- _Records_
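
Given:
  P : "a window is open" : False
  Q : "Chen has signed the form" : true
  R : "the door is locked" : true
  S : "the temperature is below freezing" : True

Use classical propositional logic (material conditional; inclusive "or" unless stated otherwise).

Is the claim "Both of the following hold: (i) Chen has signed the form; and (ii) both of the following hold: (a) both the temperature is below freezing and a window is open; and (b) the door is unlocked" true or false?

False

This is Q and ((S and P) and not R).

S and P = True and False = False
not R = not True = False
(S and P) and not R = False and False = False
Q and ((S and P) and not R) = True and False = False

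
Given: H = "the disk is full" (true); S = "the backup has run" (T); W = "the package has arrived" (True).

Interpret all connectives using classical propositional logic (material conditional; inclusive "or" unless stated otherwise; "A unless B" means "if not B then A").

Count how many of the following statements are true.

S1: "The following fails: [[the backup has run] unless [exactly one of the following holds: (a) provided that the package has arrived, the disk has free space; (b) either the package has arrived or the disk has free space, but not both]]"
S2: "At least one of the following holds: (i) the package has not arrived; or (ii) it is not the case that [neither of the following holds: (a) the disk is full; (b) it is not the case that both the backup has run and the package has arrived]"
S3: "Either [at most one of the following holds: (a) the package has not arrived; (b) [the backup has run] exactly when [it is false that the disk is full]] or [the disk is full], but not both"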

- _Problem to solve_
The expected response is the entire listing, repeated word for word.

- _Response box_
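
Given:
  P : "a window is open" : False
  Q : "Chen has signed the form" : true
  R : "the door is locked" : true
  S : "the temperature is below freezing" : True

Use classical propositional logic (material conditional; inclusive "or" unless stated otherwise).

Is the claim "Both of the following hold: (i) Chen has signed the form; and (ii) both of the following hold: (a) both the temperature is below freezing and a window is open; and (b) the door is unlocked" true or false?

False

This is Q and ((S and P) and not R).

S and P = True and False = False
not R = not True = False
(S and P) and not R = False and False = False
Q and ((S and P) and not R) = True and False = False

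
Given: H = "the disk is full" (true); S = "the backup has run" (T); W = "the package has arrived" (True).

Interpret all connectives using classical propositional logic (material conditional; inclusive "or" unless stated otherwise; "A unless B" means "if not B then A").

Count how many of the following statements are true.

S1: "The following fails: [[the backup has run] unless [exactly one of the following holds: (a) provided that the package has arrived, the disk has free space; (b) either the package has arrived or the disk has free space, but not both]]"
S2: "At least one of the following holds: (i) the package has not arrived; or (ii) it is not the case that [neither of the following holds: (a) the disk is full; (b) it is not the case that both the backup has run and the package has arrived]"
S3: "Either [at most one of the following holds: (a) the package has not arrived; (b) [the backup has run] exactly when [it is false that the disk is full]] or [the disk is full], but not both"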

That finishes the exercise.